Items from a dataset
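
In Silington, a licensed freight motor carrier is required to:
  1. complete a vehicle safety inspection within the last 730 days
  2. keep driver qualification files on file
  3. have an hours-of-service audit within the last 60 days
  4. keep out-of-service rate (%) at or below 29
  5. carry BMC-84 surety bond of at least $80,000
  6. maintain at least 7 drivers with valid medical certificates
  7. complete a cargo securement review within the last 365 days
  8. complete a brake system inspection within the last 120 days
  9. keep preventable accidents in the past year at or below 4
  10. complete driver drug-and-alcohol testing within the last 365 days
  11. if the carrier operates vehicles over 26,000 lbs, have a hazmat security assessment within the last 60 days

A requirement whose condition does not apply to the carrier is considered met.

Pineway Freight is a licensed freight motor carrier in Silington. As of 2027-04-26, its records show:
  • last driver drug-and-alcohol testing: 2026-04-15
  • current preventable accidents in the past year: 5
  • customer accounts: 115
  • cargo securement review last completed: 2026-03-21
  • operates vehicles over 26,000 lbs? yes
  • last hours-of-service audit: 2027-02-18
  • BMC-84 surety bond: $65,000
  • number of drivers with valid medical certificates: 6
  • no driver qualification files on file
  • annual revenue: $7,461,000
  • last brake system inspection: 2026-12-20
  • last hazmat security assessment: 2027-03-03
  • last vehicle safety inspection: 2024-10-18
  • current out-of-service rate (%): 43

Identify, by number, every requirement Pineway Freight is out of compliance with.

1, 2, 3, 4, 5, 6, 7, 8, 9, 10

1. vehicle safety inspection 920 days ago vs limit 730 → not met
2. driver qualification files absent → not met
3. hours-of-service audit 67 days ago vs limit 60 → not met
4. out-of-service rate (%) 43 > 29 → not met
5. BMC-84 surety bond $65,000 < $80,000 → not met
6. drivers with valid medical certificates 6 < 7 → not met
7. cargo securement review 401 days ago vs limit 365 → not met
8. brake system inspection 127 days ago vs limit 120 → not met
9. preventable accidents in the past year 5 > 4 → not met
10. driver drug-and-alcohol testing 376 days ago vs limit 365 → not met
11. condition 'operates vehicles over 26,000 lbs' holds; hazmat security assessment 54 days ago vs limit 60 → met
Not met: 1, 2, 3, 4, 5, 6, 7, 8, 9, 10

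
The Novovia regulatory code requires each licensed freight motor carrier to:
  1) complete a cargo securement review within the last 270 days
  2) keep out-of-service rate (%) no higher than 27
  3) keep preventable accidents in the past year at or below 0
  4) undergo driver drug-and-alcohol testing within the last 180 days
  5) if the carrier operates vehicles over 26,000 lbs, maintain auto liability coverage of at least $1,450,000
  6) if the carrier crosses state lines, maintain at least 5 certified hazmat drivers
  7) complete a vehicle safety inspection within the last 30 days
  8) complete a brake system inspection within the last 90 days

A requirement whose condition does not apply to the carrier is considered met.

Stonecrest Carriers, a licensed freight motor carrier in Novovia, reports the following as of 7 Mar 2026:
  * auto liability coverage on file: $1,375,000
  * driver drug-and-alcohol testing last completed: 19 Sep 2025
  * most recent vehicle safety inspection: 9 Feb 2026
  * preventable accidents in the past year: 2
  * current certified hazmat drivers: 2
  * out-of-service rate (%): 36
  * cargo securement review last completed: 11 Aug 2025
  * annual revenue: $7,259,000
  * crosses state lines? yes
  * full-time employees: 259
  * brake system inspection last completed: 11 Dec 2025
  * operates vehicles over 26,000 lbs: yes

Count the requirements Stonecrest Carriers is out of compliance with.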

— What you have to do —
Copy the entries word for word. Start at the first line and end with the line containing "9. keep preventable".

— Response box —
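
In Silington, a licensed freight motor carrier is required to:
  1. complete a vehicle safety inspection within the last 730 days
  2. keep driver qualification files on file
  3. have an hours-of-service audit within the last 60 days
  4. keep out-of-service rate (%) at or below 29
  5. carry BMC-84 surety bond of at least $80,000
  6. maintain at least 7 drivers with valid medical certificates
  7. complete a cargo securement review within the last 365 days
  8. complete a brake system inspection within the last 120 days
  9. keep preventable accidents in the past year at or below 4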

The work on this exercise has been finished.